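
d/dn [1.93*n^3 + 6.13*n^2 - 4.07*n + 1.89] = 5.79*n^2 + 12.26*n - 4.07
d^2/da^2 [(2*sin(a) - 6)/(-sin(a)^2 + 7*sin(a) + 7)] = 2*(sin(a)^5 - 5*sin(a)^4 + 103*sin(a)^3 - 262*sin(a)^2 + 28*sin(a) + 434)/(sin(a)^2 - 7*sin(a) - 7)^3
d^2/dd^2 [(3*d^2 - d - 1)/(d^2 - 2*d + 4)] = 2*(5*d^3 - 39*d^2 + 18*d + 40)/(d^6 - 6*d^5 + 24*d^4 - 56*d^3 + 96*d^2 - 96*d + 64)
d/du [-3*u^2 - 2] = -6*u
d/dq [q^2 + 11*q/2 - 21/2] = 2*q + 11/2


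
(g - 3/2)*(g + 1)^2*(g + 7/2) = g^4 + 4*g^3 - g^2/4 - 17*g/2 - 21/4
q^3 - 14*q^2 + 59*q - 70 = (q - 7)*(q - 5)*(q - 2)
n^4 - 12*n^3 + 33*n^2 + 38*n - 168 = (n - 7)*(n - 4)*(n - 3)*(n + 2)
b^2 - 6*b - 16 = (b - 8)*(b + 2)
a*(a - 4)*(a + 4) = a^3 - 16*a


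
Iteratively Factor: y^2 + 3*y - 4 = (y - 1)*(y + 4)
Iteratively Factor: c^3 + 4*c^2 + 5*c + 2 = (c + 1)*(c^2 + 3*c + 2) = (c + 1)^2*(c + 2)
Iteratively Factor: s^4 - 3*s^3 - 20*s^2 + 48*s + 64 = (s + 1)*(s^3 - 4*s^2 - 16*s + 64) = (s + 1)*(s + 4)*(s^2 - 8*s + 16) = (s - 4)*(s + 1)*(s + 4)*(s - 4)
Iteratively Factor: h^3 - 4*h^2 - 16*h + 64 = (h + 4)*(h^2 - 8*h + 16) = (h - 4)*(h + 4)*(h - 4)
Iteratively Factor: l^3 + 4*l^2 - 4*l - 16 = (l + 4)*(l^2 - 4) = (l - 2)*(l + 4)*(l + 2)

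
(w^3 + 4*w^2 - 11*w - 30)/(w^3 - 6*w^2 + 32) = (w^2 + 2*w - 15)/(w^2 - 8*w + 16)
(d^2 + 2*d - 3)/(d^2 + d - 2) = (d + 3)/(d + 2)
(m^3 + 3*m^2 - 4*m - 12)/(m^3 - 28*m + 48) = (m^2 + 5*m + 6)/(m^2 + 2*m - 24)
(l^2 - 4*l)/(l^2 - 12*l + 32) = l/(l - 8)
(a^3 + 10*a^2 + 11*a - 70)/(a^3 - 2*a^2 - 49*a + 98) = (a + 5)/(a - 7)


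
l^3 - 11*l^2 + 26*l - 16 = (l - 8)*(l - 2)*(l - 1)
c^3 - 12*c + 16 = (c - 2)^2*(c + 4)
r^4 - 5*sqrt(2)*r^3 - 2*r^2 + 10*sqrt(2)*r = r*(r - 5*sqrt(2))*(r - sqrt(2))*(r + sqrt(2))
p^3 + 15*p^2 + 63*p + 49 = (p + 1)*(p + 7)^2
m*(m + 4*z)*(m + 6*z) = m^3 + 10*m^2*z + 24*m*z^2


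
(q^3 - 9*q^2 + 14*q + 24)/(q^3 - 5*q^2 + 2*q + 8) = (q - 6)/(q - 2)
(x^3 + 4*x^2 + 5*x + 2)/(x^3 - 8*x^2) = (x^3 + 4*x^2 + 5*x + 2)/(x^2*(x - 8))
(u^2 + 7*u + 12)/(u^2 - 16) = (u + 3)/(u - 4)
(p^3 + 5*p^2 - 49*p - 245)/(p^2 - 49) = p + 5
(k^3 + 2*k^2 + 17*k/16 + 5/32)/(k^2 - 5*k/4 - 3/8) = (8*k^2 + 14*k + 5)/(4*(2*k - 3))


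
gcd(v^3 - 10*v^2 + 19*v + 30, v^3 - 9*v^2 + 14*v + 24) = v^2 - 5*v - 6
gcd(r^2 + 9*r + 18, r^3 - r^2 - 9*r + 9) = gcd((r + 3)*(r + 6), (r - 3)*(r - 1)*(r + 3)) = r + 3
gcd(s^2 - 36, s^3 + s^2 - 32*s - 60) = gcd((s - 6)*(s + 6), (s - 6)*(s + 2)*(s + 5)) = s - 6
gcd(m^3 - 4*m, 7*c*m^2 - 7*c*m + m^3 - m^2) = m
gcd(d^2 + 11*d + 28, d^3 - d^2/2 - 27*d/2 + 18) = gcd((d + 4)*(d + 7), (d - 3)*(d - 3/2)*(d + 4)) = d + 4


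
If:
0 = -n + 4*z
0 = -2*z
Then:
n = 0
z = 0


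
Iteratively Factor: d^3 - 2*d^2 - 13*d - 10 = (d + 2)*(d^2 - 4*d - 5) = (d - 5)*(d + 2)*(d + 1)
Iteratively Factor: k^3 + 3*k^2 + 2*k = (k + 2)*(k^2 + k) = k*(k + 2)*(k + 1)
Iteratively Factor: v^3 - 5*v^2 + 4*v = (v - 4)*(v^2 - v) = v*(v - 4)*(v - 1)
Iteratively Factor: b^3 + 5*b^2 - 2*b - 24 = (b + 4)*(b^2 + b - 6) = (b + 3)*(b + 4)*(b - 2)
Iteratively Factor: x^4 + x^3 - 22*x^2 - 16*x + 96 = (x - 4)*(x^3 + 5*x^2 - 2*x - 24) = (x - 4)*(x + 3)*(x^2 + 2*x - 8) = (x - 4)*(x + 3)*(x + 4)*(x - 2)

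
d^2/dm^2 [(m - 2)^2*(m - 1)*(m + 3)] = 12*m^2 - 12*m - 14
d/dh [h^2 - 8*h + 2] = 2*h - 8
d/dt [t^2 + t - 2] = 2*t + 1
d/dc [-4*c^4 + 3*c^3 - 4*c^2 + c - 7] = -16*c^3 + 9*c^2 - 8*c + 1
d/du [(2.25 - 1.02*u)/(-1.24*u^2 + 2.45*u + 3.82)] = (-1.2648*u^2 + 5.58*u - 9.4089)/(1.5376*u^4 - 6.076*u^3 - 3.4711*u^2 + 18.718*u + 14.5924)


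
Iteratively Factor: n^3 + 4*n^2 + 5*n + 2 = (n + 1)*(n^2 + 3*n + 2) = (n + 1)*(n + 2)*(n + 1)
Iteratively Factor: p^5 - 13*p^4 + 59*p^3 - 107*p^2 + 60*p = (p)*(p^4 - 13*p^3 + 59*p^2 - 107*p + 60) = p*(p - 4)*(p^3 - 9*p^2 + 23*p - 15) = p*(p - 5)*(p - 4)*(p^2 - 4*p + 3) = p*(p - 5)*(p - 4)*(p - 3)*(p - 1)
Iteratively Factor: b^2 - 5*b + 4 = (b - 4)*(b - 1)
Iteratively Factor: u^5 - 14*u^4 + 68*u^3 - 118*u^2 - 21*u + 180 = (u + 1)*(u^4 - 15*u^3 + 83*u^2 - 201*u + 180) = (u - 5)*(u + 1)*(u^3 - 10*u^2 + 33*u - 36) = (u - 5)*(u - 3)*(u + 1)*(u^2 - 7*u + 12) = (u - 5)*(u - 4)*(u - 3)*(u + 1)*(u - 3)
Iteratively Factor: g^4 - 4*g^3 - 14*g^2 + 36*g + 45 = (g + 1)*(g^3 - 5*g^2 - 9*g + 45) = (g - 3)*(g + 1)*(g^2 - 2*g - 15) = (g - 3)*(g + 1)*(g + 3)*(g - 5)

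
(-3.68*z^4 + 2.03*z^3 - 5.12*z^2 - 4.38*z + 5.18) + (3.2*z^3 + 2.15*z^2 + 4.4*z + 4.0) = -3.68*z^4 + 5.23*z^3 - 2.97*z^2 + 0.0200000000000005*z + 9.18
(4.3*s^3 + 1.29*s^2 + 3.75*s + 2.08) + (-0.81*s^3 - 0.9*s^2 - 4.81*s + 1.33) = 3.49*s^3 + 0.39*s^2 - 1.06*s + 3.41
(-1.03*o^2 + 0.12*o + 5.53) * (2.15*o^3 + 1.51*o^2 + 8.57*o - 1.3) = -2.2145*o^5 - 1.2973*o^4 + 3.2436*o^3 + 10.7177*o^2 + 47.2361*o - 7.189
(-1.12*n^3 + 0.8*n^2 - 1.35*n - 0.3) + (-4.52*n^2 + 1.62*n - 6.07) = -1.12*n^3 - 3.72*n^2 + 0.27*n - 6.37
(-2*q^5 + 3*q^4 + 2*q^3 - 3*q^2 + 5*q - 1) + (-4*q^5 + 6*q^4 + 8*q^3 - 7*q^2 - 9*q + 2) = -6*q^5 + 9*q^4 + 10*q^3 - 10*q^2 - 4*q + 1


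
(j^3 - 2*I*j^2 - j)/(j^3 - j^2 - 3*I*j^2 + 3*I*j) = (j^2 - 2*I*j - 1)/(j^2 - j - 3*I*j + 3*I)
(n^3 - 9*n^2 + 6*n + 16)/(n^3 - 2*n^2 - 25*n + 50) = (n^2 - 7*n - 8)/(n^2 - 25)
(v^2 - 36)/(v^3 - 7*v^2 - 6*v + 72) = (v + 6)/(v^2 - v - 12)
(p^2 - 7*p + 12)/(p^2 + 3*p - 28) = (p - 3)/(p + 7)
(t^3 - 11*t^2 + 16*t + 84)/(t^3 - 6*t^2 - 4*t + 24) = (t - 7)/(t - 2)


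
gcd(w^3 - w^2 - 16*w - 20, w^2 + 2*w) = w + 2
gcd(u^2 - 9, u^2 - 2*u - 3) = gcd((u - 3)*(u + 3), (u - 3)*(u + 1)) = u - 3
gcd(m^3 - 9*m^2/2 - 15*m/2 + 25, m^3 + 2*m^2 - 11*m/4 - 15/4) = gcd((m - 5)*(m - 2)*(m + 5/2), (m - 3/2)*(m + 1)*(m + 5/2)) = m + 5/2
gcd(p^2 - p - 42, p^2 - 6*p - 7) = p - 7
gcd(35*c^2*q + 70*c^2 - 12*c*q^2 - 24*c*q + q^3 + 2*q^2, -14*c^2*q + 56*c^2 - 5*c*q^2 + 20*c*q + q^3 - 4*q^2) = -7*c + q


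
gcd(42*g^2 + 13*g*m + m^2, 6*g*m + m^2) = 6*g + m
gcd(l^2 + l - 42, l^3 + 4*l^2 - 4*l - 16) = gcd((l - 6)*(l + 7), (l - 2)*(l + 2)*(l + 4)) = 1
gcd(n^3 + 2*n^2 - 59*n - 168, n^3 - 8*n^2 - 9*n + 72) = n^2 - 5*n - 24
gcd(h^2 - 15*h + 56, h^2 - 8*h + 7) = h - 7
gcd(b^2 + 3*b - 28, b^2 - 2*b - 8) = b - 4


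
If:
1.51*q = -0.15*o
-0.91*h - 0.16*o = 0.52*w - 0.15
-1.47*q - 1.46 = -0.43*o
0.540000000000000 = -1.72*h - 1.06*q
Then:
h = -0.16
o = 2.53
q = -0.25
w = -0.21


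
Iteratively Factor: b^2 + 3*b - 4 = (b - 1)*(b + 4)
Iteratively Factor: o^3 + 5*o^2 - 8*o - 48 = (o - 3)*(o^2 + 8*o + 16) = (o - 3)*(o + 4)*(o + 4)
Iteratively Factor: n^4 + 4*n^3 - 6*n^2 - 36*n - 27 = (n + 3)*(n^3 + n^2 - 9*n - 9) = (n - 3)*(n + 3)*(n^2 + 4*n + 3) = (n - 3)*(n + 1)*(n + 3)*(n + 3)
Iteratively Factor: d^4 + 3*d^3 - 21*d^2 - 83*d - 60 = (d + 3)*(d^3 - 21*d - 20) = (d + 3)*(d + 4)*(d^2 - 4*d - 5) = (d - 5)*(d + 3)*(d + 4)*(d + 1)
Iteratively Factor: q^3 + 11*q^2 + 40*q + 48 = (q + 3)*(q^2 + 8*q + 16) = (q + 3)*(q + 4)*(q + 4)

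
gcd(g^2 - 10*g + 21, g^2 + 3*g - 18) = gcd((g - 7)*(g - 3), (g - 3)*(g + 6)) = g - 3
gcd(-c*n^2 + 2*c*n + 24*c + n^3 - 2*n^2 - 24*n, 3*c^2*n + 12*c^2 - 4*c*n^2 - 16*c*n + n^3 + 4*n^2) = c*n + 4*c - n^2 - 4*n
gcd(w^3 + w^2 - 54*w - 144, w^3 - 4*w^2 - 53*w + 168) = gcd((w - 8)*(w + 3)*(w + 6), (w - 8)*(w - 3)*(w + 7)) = w - 8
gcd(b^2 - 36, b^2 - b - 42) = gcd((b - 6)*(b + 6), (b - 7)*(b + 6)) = b + 6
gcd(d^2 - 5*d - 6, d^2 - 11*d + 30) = d - 6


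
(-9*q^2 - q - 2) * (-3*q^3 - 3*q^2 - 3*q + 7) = 27*q^5 + 30*q^4 + 36*q^3 - 54*q^2 - q - 14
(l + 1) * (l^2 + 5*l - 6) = l^3 + 6*l^2 - l - 6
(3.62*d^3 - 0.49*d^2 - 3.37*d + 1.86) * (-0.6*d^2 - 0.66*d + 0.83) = -2.172*d^5 - 2.0952*d^4 + 5.35*d^3 + 0.7015*d^2 - 4.0247*d + 1.5438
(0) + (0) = 0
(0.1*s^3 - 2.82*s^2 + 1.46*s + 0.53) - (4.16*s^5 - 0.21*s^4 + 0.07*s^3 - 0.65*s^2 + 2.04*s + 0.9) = -4.16*s^5 + 0.21*s^4 + 0.03*s^3 - 2.17*s^2 - 0.58*s - 0.37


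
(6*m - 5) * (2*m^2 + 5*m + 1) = 12*m^3 + 20*m^2 - 19*m - 5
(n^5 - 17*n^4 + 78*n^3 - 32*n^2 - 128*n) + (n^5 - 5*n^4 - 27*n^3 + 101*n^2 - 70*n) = 2*n^5 - 22*n^4 + 51*n^3 + 69*n^2 - 198*n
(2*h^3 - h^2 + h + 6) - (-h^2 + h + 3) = 2*h^3 + 3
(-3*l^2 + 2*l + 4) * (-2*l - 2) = 6*l^3 + 2*l^2 - 12*l - 8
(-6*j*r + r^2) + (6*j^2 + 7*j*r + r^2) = 6*j^2 + j*r + 2*r^2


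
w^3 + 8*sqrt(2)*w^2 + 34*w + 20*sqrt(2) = (w + sqrt(2))*(w + 2*sqrt(2))*(w + 5*sqrt(2))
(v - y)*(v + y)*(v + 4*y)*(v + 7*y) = v^4 + 11*v^3*y + 27*v^2*y^2 - 11*v*y^3 - 28*y^4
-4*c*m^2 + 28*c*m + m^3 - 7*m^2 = m*(-4*c + m)*(m - 7)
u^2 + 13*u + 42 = (u + 6)*(u + 7)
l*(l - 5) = l^2 - 5*l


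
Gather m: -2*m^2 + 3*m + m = -2*m^2 + 4*m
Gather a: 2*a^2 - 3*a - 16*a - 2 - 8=2*a^2 - 19*a - 10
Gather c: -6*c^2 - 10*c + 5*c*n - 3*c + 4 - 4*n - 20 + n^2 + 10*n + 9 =-6*c^2 + c*(5*n - 13) + n^2 + 6*n - 7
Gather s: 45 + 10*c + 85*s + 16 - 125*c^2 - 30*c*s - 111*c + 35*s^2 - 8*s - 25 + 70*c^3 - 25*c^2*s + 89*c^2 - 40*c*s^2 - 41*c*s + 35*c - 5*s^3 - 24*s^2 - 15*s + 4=70*c^3 - 36*c^2 - 66*c - 5*s^3 + s^2*(11 - 40*c) + s*(-25*c^2 - 71*c + 62) + 40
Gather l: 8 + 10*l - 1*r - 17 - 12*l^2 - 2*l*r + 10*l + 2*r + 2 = -12*l^2 + l*(20 - 2*r) + r - 7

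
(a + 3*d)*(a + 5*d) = a^2 + 8*a*d + 15*d^2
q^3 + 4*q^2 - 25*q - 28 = (q - 4)*(q + 1)*(q + 7)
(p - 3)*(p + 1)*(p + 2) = p^3 - 7*p - 6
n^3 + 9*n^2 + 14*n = n*(n + 2)*(n + 7)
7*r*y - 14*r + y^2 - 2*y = (7*r + y)*(y - 2)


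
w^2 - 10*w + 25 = (w - 5)^2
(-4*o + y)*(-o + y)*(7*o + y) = 28*o^3 - 31*o^2*y + 2*o*y^2 + y^3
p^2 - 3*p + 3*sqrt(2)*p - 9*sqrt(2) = (p - 3)*(p + 3*sqrt(2))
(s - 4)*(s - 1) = s^2 - 5*s + 4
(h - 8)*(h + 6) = h^2 - 2*h - 48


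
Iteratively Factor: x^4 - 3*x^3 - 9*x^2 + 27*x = (x - 3)*(x^3 - 9*x) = x*(x - 3)*(x^2 - 9) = x*(x - 3)^2*(x + 3)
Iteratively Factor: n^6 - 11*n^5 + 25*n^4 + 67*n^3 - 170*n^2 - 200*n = (n + 2)*(n^5 - 13*n^4 + 51*n^3 - 35*n^2 - 100*n) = (n + 1)*(n + 2)*(n^4 - 14*n^3 + 65*n^2 - 100*n) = (n - 5)*(n + 1)*(n + 2)*(n^3 - 9*n^2 + 20*n) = (n - 5)^2*(n + 1)*(n + 2)*(n^2 - 4*n) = n*(n - 5)^2*(n + 1)*(n + 2)*(n - 4)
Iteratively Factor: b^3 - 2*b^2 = (b)*(b^2 - 2*b) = b*(b - 2)*(b)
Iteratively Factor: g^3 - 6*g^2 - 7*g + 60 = (g - 5)*(g^2 - g - 12) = (g - 5)*(g + 3)*(g - 4)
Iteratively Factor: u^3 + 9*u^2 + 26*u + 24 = (u + 2)*(u^2 + 7*u + 12) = (u + 2)*(u + 4)*(u + 3)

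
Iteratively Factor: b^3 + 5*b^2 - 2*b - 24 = (b - 2)*(b^2 + 7*b + 12) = (b - 2)*(b + 4)*(b + 3)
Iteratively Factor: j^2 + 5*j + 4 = (j + 4)*(j + 1)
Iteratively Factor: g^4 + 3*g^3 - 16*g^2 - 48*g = (g + 3)*(g^3 - 16*g) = g*(g + 3)*(g^2 - 16) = g*(g + 3)*(g + 4)*(g - 4)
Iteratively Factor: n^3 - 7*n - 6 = (n - 3)*(n^2 + 3*n + 2) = (n - 3)*(n + 1)*(n + 2)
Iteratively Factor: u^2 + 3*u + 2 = (u + 1)*(u + 2)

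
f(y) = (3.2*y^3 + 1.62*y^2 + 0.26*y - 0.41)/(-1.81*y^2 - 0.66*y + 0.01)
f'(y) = (3.62*y + 0.66)*(3.2*y^3 + 1.62*y^2 + 0.26*y - 0.41)/(-1.81*y^2 - 0.66*y + 0.01)^2 + (9.6*y^2 + 3.24*y + 0.26)/(-1.81*y^2 - 0.66*y + 0.01) = (-5.792*y^4 - 4.224*y^3 - 0.5026*y^2 - 1.4518*y - 0.268)/(3.2761*y^4 + 2.3892*y^3 + 0.3994*y^2 - 0.0132*y + 0.0001)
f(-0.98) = 1.96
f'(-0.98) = -0.59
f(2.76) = -5.12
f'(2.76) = -1.78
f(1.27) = -2.43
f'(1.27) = -1.90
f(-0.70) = 2.16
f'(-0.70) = 3.25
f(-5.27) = 9.09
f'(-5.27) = -1.76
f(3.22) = -5.94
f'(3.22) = -1.77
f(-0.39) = 57.56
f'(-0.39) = 5419.64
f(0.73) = -1.31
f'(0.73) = -2.37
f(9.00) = -16.17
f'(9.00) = -1.77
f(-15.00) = 26.27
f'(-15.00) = -1.77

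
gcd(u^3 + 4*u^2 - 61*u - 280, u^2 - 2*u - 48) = u - 8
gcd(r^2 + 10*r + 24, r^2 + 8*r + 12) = r + 6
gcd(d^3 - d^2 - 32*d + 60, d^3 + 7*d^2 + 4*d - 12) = d + 6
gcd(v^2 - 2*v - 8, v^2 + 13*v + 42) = 1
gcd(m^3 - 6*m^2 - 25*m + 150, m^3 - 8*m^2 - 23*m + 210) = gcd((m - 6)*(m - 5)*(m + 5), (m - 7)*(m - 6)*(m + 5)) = m^2 - m - 30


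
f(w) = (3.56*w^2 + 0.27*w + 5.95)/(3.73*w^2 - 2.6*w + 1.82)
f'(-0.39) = 2.30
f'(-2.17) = 0.06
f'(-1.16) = 0.40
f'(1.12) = -2.50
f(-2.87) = 0.86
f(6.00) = 1.13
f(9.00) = 1.06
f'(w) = (2.6 - 7.46*w)*(3.56*w^2 + 0.27*w + 5.95)/(3.73*w^2 - 2.6*w + 1.82)^2 + (7.12*w + 0.27)/(3.73*w^2 - 2.6*w + 1.82)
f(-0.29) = 2.14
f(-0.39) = 1.88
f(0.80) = 3.97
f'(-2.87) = 0.01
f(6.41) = 1.11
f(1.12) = 2.99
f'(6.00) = -0.04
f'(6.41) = -0.03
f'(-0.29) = 2.90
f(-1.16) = 1.06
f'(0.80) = -3.48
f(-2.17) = 0.88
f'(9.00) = -0.01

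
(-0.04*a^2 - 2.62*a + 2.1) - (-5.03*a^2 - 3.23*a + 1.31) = 4.99*a^2 + 0.61*a + 0.79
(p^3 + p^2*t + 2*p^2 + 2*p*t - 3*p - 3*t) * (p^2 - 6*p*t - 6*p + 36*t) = p^5 - 5*p^4*t - 4*p^4 - 6*p^3*t^2 + 20*p^3*t - 15*p^3 + 24*p^2*t^2 + 75*p^2*t + 18*p^2 + 90*p*t^2 - 90*p*t - 108*t^2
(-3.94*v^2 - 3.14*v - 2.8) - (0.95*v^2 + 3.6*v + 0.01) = -4.89*v^2 - 6.74*v - 2.81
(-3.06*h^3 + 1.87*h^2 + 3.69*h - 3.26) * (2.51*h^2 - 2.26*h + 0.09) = -7.6806*h^5 + 11.6093*h^4 + 4.7603*h^3 - 16.3537*h^2 + 7.6997*h - 0.2934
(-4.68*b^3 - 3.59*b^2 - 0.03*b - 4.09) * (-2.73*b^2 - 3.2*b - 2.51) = 12.7764*b^5 + 24.7767*b^4 + 23.3167*b^3 + 20.2726*b^2 + 13.1633*b + 10.2659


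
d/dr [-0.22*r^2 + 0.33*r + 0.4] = 0.33 - 0.44*r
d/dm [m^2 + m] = 2*m + 1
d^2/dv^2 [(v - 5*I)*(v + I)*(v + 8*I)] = 6*v + 8*I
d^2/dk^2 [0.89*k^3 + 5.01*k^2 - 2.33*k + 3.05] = 5.34*k + 10.02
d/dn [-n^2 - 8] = -2*n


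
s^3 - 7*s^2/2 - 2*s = s*(s - 4)*(s + 1/2)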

§ Task requirements
In the entries above, restate word for word the lines between the one holding "Iteratively Factor: h^3" and the one holding "Iteratively Factor: v^3", inclusive, and nothing besides.

§ Response to this exercise
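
Iteratively Factor: h^3 - 4*h^2 - 16*h + 64 = (h + 4)*(h^2 - 8*h + 16) = (h - 4)*(h + 4)*(h - 4)
Iteratively Factor: l^3 + 4*l^2 - 4*l - 16 = (l + 4)*(l^2 - 4) = (l - 2)*(l + 4)*(l + 2)

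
(w^3 + 4*w^2 - 11*w - 30)/(w^3 - 6*w^2 + 32) = (w^2 + 2*w - 15)/(w^2 - 8*w + 16)
(d^2 + 2*d - 3)/(d^2 + d - 2) = (d + 3)/(d + 2)
(m^3 + 3*m^2 - 4*m - 12)/(m^3 - 28*m + 48) = (m^2 + 5*m + 6)/(m^2 + 2*m - 24)
(l^2 - 4*l)/(l^2 - 12*l + 32) = l/(l - 8)
(a^3 + 10*a^2 + 11*a - 70)/(a^3 - 2*a^2 - 49*a + 98) = (a + 5)/(a - 7)


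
l^3 - 11*l^2 + 26*l - 16 = (l - 8)*(l - 2)*(l - 1)
c^3 - 12*c + 16 = (c - 2)^2*(c + 4)
r^4 - 5*sqrt(2)*r^3 - 2*r^2 + 10*sqrt(2)*r = r*(r - 5*sqrt(2))*(r - sqrt(2))*(r + sqrt(2))
p^3 + 15*p^2 + 63*p + 49 = (p + 1)*(p + 7)^2
m*(m + 4*z)*(m + 6*z) = m^3 + 10*m^2*z + 24*m*z^2


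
(q^3 - 9*q^2 + 14*q + 24)/(q^3 - 5*q^2 + 2*q + 8) = (q - 6)/(q - 2)
(x^3 + 4*x^2 + 5*x + 2)/(x^3 - 8*x^2) = (x^3 + 4*x^2 + 5*x + 2)/(x^2*(x - 8))
(u^2 + 7*u + 12)/(u^2 - 16) = (u + 3)/(u - 4)
(p^3 + 5*p^2 - 49*p - 245)/(p^2 - 49) = p + 5
(k^3 + 2*k^2 + 17*k/16 + 5/32)/(k^2 - 5*k/4 - 3/8) = (8*k^2 + 14*k + 5)/(4*(2*k - 3))


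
gcd(v^3 - 10*v^2 + 19*v + 30, v^3 - 9*v^2 + 14*v + 24) = v^2 - 5*v - 6
gcd(r^2 + 9*r + 18, r^3 - r^2 - 9*r + 9) = gcd((r + 3)*(r + 6), (r - 3)*(r - 1)*(r + 3)) = r + 3
gcd(s^2 - 36, s^3 + s^2 - 32*s - 60) = gcd((s - 6)*(s + 6), (s - 6)*(s + 2)*(s + 5)) = s - 6
gcd(m^3 - 4*m, 7*c*m^2 - 7*c*m + m^3 - m^2) = m
gcd(d^2 + 11*d + 28, d^3 - d^2/2 - 27*d/2 + 18) = gcd((d + 4)*(d + 7), (d - 3)*(d - 3/2)*(d + 4)) = d + 4


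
If:
0 = -n + 4*z
0 = -2*z
Then:
n = 0
z = 0


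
Iteratively Factor: d^3 - 2*d^2 - 13*d - 10 = (d + 2)*(d^2 - 4*d - 5) = (d - 5)*(d + 2)*(d + 1)
Iteratively Factor: k^3 + 3*k^2 + 2*k = (k + 2)*(k^2 + k) = k*(k + 2)*(k + 1)
Iteratively Factor: v^3 - 5*v^2 + 4*v = (v - 4)*(v^2 - v) = v*(v - 4)*(v - 1)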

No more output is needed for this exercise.